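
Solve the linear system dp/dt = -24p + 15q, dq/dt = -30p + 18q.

p(t) = C_1e^(-3t)sin(3t) + 2C_1e^(-3t)cos(3t) + 2C_2e^(-3t)sin(3t) - C_2e^(-3t)cos(3t), q(t) = C_1e^(-3t)sin(3t) + 3C_1e^(-3t)cos(3t) + 3C_2e^(-3t)sin(3t) - C_2e^(-3t)cos(3t)

Coefficient matrix A = [[-24, 15], [-30, 18]].
Characteristic polynomial det(A - λI) = λ^2 + 6λ + 18 = 0.
Eigenvalues λ = -3 ± 3i (complex conjugate pair).
For λ=-3+3i: an eigenvector is (2,3) - i(1,1) = (2 - i, 3 - i).
A real fundamental pair from Re and Im of e^((-3+3i)t)v: X_1 = e^(-3t)(cos(3t)·(2,3) + sin(3t)·(1,1)), X_2 = e^(-3t)(sin(3t)·(2,3) - cos(3t)·(1,1)).
General solution: C_1X_1 + C_2X_2.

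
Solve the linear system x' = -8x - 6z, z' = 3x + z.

Coefficient matrix A = [[-8, -6], [3, 1]].
Characteristic polynomial det(A - λI) = λ^2 + 7λ + 10 = 0.
Eigenvalues λ = -5, -2.
For λ=-5: (A-λI) row 1 is [-3, -6], so an eigenvector is (2, -1).
For λ=-2: (A-λI) row 1 is [-6, -6], so an eigenvector is (1, -1).
General solution: c_1e^(-5t)(2,-1) + c_2e^(-2t)(1,-1).

x(t) = 2c_1e^(-5t) + c_2e^(-2t), z(t) = -c_1e^(-5t) - c_2e^(-2t)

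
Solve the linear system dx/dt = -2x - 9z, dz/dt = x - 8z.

Coefficient matrix A = [[-2, -9], [1, -8]].
Characteristic polynomial det(A - λI) = λ^2 + 10λ + 25 = 0.
Single eigenvalue λ = -5 with algebraic multiplicity 2.
Eigenvector v = (-3,-1); generalized eigenvector w with (A-λI)w=v is (2,1).
General solution: e^(-5t)[c_1·v + c_2·(t·v + w)].

x(t) = -3c_1e^(-5t) - 3c_2te^(-5t) + 2c_2e^(-5t), z(t) = -c_1e^(-5t) - c_2te^(-5t) + c_2e^(-5t)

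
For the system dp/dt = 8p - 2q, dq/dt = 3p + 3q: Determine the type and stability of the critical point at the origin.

unstable node

A = [[8,-2],[3,3]]; det(A-λI) = λ^2 - 11λ + 30.
λ = 6, 5: both positive.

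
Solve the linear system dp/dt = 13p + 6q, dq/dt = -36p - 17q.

p(t) = -C_1e^(t) + C_2e^(-5t), q(t) = 2C_1e^(t) - 3C_2e^(-5t)

Coefficient matrix A = [[13, 6], [-36, -17]].
Characteristic polynomial det(A - λI) = λ^2 + 4λ - 5 = 0.
Eigenvalues λ = 1, -5.
For λ=1: (A-λI) row 1 is [12, 6], so an eigenvector is (-1, 2).
For λ=-5: (A-λI) row 1 is [18, 6], so an eigenvector is (1, -3).
General solution: C_1e^(t)(-1,2) + C_2e^(-5t)(1,-3).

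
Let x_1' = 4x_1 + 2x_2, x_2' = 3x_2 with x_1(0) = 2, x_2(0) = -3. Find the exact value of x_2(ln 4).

-192

A = [[4,2],[0,3]]; eigenvalues λ = 4, 3.
Eigenvectors: (1,0) for λ=4, (2,-1) for λ=3.
From the initial condition, c_1 = -4, c_2 = 3.
x_2(ln 4) = (-4)(4^4)(0) + (3)(4^3)(-1) = -192.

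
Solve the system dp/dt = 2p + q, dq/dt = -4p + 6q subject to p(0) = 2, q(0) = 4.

Coefficient matrix A = [[2, 1], [-4, 6]].
Characteristic polynomial det(A - λI) = λ^2 - 8λ + 16 = 0.
Single eigenvalue λ = 4 with algebraic multiplicity 2.
Eigenvector v = (1,2); generalized eigenvector w with (A-λI)w=v is (0,1).
General solution: e^(4t)[c_1·v + c_2·(t·v + w)].
Applying p(0)=2, q(0)=4 gives c_1=2, c_2=0.

p(t) = 2e^(4t), q(t) = 4e^(4t)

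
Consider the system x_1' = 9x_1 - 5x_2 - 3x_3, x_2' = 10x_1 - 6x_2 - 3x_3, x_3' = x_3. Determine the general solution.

x_1(t) = -K_1e^(-t) + K_2e^(4t) + K_3e^(t), x_2(t) = -2K_1e^(-t) + K_2e^(4t) + K_3e^(t), x_3(t) = K_3e^(t)

Coefficient matrix A = [[9, -5, -3], [10, -6, -3], [0, 0, 1]].
det(A - λI) = 0 gives eigenvalues λ = -1, 4, 1.
For λ=-1: eigenvector (-1,-2,0).
For λ=4: eigenvector (1,1,0).
For λ=1: eigenvector (1,1,1).
General solution: K_1e^(-t)(-1,-2,0) + K_2e^(4t)(1,1,0) + K_3e^(t)(1,1,1).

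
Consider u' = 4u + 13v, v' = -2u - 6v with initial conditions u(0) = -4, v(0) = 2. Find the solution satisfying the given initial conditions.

u(t) = 6e^(-t)sin(t) - 4e^(-t)cos(t), v(t) = -2e^(-t)sin(t) + 2e^(-t)cos(t)

Coefficient matrix A = [[4, 13], [-2, -6]].
Characteristic polynomial det(A - λI) = λ^2 + 2λ + 2 = 0.
Eigenvalues λ = -1 ± i (complex conjugate pair).
For λ=-1+i: an eigenvector is (-3,1) - i(-2,1) = (-3 + 2i, 1 - i).
A real fundamental pair from Re and Im of e^((-1+i)t)v: X_1 = e^(-t)(cos(t)·(-3,1) + sin(t)·(-2,1)), X_2 = e^(-t)(sin(t)·(-3,1) - cos(t)·(-2,1)).
General solution: C_1X_1 + C_2X_2.
Applying u(0)=-4, v(0)=2 gives C_1=0, C_2=-2.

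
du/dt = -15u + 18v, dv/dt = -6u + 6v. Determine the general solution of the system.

u(t) = -3c_1e^(-3t) - 2c_2e^(-6t), v(t) = -2c_1e^(-3t) - c_2e^(-6t)

Coefficient matrix A = [[-15, 18], [-6, 6]].
Characteristic polynomial det(A - λI) = λ^2 + 9λ + 18 = 0.
Eigenvalues λ = -3, -6.
For λ=-3: (A-λI) row 1 is [-12, 18], so an eigenvector is (-3, -2).
For λ=-6: (A-λI) row 1 is [-9, 18], so an eigenvector is (-2, -1).
General solution: c_1e^(-3t)(-3,-2) + c_2e^(-6t)(-2,-1).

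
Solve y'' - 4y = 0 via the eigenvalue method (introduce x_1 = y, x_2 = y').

Let x_1 = y, x_2 = y'. Then x_1' = x_2 and x_2' = 4x_1.
A = [[0,1],[4,0]]; det(A-λI) = λ^2 - 4.
Eigenvalues λ = -2, 2 with eigenvectors (1,-2), (1,2).

y(t) = c_1e^(-2t) + c_2e^(2t)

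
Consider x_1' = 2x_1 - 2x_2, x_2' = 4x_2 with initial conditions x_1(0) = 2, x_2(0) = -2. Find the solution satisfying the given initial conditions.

Coefficient matrix A = [[2, -2], [0, 4]].
Characteristic polynomial det(A - λI) = λ^2 - 6λ + 8 = 0.
Eigenvalues λ = 2, 4.
For λ=2: (A-λI) row 1 is [0, -2], so an eigenvector is (1, 0).
For λ=4: (A-λI) row 1 is [-2, -2], so an eigenvector is (-1, 1).
General solution: c_1e^(2t)(1,0) + c_2e^(4t)(-1,1).
Applying x_1(0)=2, x_2(0)=-2 gives c_1=0, c_2=-2.

x_1(t) = 2e^(4t), x_2(t) = -2e^(4t)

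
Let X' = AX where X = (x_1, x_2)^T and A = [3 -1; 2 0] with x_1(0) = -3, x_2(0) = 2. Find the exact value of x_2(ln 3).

-42

A = [[3,-1],[2,0]]; eigenvalues λ = 2, 1.
Eigenvectors: (1,1) for λ=2, (-1,-2) for λ=1.
From the initial condition, c_1 = -8, c_2 = -5.
x_2(ln 3) = (-8)(3^2)(1) + (-5)(3^1)(-2) = -42.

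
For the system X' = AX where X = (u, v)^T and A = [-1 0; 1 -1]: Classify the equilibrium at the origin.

stable improper node

A = [[-1,0],[1,-1]]; det(A-λI) = λ^2 + 2λ + 1.
repeated λ = -1 with a single eigenvector.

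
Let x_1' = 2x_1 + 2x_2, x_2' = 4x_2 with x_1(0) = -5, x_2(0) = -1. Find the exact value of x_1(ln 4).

A = [[2,2],[0,4]]; eigenvalues λ = 4, 2.
Eigenvectors: (1,1) for λ=4, (-1,0) for λ=2.
From the initial condition, c_1 = -1, c_2 = 4.
x_1(ln 4) = (-1)(4^4)(1) + (4)(4^2)(-1) = -320.

-320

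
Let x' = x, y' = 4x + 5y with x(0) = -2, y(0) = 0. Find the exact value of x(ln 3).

-6

A = [[1,0],[4,5]]; eigenvalues λ = 5, 1.
Eigenvectors: (0,-1) for λ=5, (1,-1) for λ=1.
From the initial condition, c_1 = 2, c_2 = -2.
x(ln 3) = (2)(3^5)(0) + (-2)(3^1)(1) = -6.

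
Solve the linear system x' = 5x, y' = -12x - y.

x(t) = -K_2e^(5t), y(t) = -K_1e^(-t) + 2K_2e^(5t)

Coefficient matrix A = [[5, 0], [-12, -1]].
Characteristic polynomial det(A - λI) = λ^2 - 4λ - 5 = 0.
Eigenvalues λ = -1, 5.
For λ=-1: (A-λI) row 1 is [6, 0], so an eigenvector is (0, -1).
For λ=5: (A-λI) row 2 is [-12, -6], so an eigenvector is (-1, 2).
General solution: K_1e^(-t)(0,-1) + K_2e^(5t)(-1,2).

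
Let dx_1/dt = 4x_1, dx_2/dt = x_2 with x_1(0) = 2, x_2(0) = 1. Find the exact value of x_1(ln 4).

512

A = [[4,0],[0,1]]; eigenvalues λ = 1, 4.
Eigenvectors: (0,-1) for λ=1, (1,0) for λ=4.
From the initial condition, c_1 = -1, c_2 = 2.
x_1(ln 4) = (-1)(4^1)(0) + (2)(4^4)(1) = 512.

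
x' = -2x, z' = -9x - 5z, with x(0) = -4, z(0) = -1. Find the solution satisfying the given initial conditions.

x(t) = -4e^(-2t), z(t) = 12e^(-2t) - 13e^(-5t)

Coefficient matrix A = [[-2, 0], [-9, -5]].
Characteristic polynomial det(A - λI) = λ^2 + 7λ + 10 = 0.
Eigenvalues λ = -5, -2.
For λ=-5: (A-λI) row 1 is [3, 0], so an eigenvector is (0, 1).
For λ=-2: (A-λI) row 2 is [-9, -3], so an eigenvector is (-1, 3).
General solution: C_1e^(-5t)(0,1) + C_2e^(-2t)(-1,3).
Applying x(0)=-4, z(0)=-1 gives C_1=-13, C_2=4.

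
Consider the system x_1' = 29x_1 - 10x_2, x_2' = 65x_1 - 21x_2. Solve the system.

Coefficient matrix A = [[29, -10], [65, -21]].
Characteristic polynomial det(A - λI) = λ^2 - 8λ + 41 = 0.
Eigenvalues λ = 4 ± 5i (complex conjugate pair).
For λ=4+5i: an eigenvector is (1,3) - i(-1,-2) = (1 + i, 3 + 2i).
A real fundamental pair from Re and Im of e^((4+5i)t)v: X_1 = e^(4t)(cos(5t)·(1,3) + sin(5t)·(-1,-2)), X_2 = e^(4t)(sin(5t)·(1,3) - cos(5t)·(-1,-2)).
General solution: K_1X_1 + K_2X_2.

x_1(t) = -K_1e^(4t)sin(5t) + K_1e^(4t)cos(5t) + K_2e^(4t)sin(5t) + K_2e^(4t)cos(5t), x_2(t) = -2K_1e^(4t)sin(5t) + 3K_1e^(4t)cos(5t) + 3K_2e^(4t)sin(5t) + 2K_2e^(4t)cos(5t)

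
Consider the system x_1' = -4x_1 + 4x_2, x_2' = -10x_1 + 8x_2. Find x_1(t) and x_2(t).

Coefficient matrix A = [[-4, 4], [-10, 8]].
Characteristic polynomial det(A - λI) = λ^2 - 4λ + 8 = 0.
Eigenvalues λ = 2 ± 2i (complex conjugate pair).
For λ=2+2i: an eigenvector is (-1,-2) - i(-1,-1) = (-1 + i, -2 + i).
A real fundamental pair from Re and Im of e^((2+2i)t)v: X_1 = e^(2t)(cos(2t)·(-1,-2) + sin(2t)·(-1,-1)), X_2 = e^(2t)(sin(2t)·(-1,-2) - cos(2t)·(-1,-1)).
General solution: c_1X_1 + c_2X_2.

x_1(t) = -c_1e^(2t)sin(2t) - c_1e^(2t)cos(2t) - c_2e^(2t)sin(2t) + c_2e^(2t)cos(2t), x_2(t) = -c_1e^(2t)sin(2t) - 2c_1e^(2t)cos(2t) - 2c_2e^(2t)sin(2t) + c_2e^(2t)cos(2t)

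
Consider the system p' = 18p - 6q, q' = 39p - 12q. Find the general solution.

p(t) = C_1e^(3t)sin(3t) + C_1e^(3t)cos(3t) + C_2e^(3t)sin(3t) - C_2e^(3t)cos(3t), q(t) = 3C_1e^(3t)sin(3t) + 2C_1e^(3t)cos(3t) + 2C_2e^(3t)sin(3t) - 3C_2e^(3t)cos(3t)

Coefficient matrix A = [[18, -6], [39, -12]].
Characteristic polynomial det(A - λI) = λ^2 - 6λ + 18 = 0.
Eigenvalues λ = 3 ± 3i (complex conjugate pair).
For λ=3+3i: an eigenvector is (1,2) - i(1,3) = (1 - i, 2 - 3i).
A real fundamental pair from Re and Im of e^((3+3i)t)v: X_1 = e^(3t)(cos(3t)·(1,2) + sin(3t)·(1,3)), X_2 = e^(3t)(sin(3t)·(1,2) - cos(3t)·(1,3)).
General solution: C_1X_1 + C_2X_2.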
= = = = =
Task to carry out » Exactly the lines from the one with "Consider the system p'" through the end of the entries, both included, should be written out, and no others.

Answer to this problem »
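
Consider the system p' = 18p - 6q, q' = 39p - 12q. Find the general solution.

p(t) = C_1e^(3t)sin(3t) + C_1e^(3t)cos(3t) + C_2e^(3t)sin(3t) - C_2e^(3t)cos(3t), q(t) = 3C_1e^(3t)sin(3t) + 2C_1e^(3t)cos(3t) + 2C_2e^(3t)sin(3t) - 3C_2e^(3t)cos(3t)

Coefficient matrix A = [[18, -6], [39, -12]].
Characteristic polynomial det(A - λI) = λ^2 - 6λ + 18 = 0.
Eigenvalues λ = 3 ± 3i (complex conjugate pair).
For λ=3+3i: an eigenvector is (1,2) - i(1,3) = (1 - i, 2 - 3i).
A real fundamental pair from Re and Im of e^((3+3i)t)v: X_1 = e^(3t)(cos(3t)·(1,2) + sin(3t)·(1,3)), X_2 = e^(3t)(sin(3t)·(1,2) - cos(3t)·(1,3)).
General solution: C_1X_1 + C_2X_2.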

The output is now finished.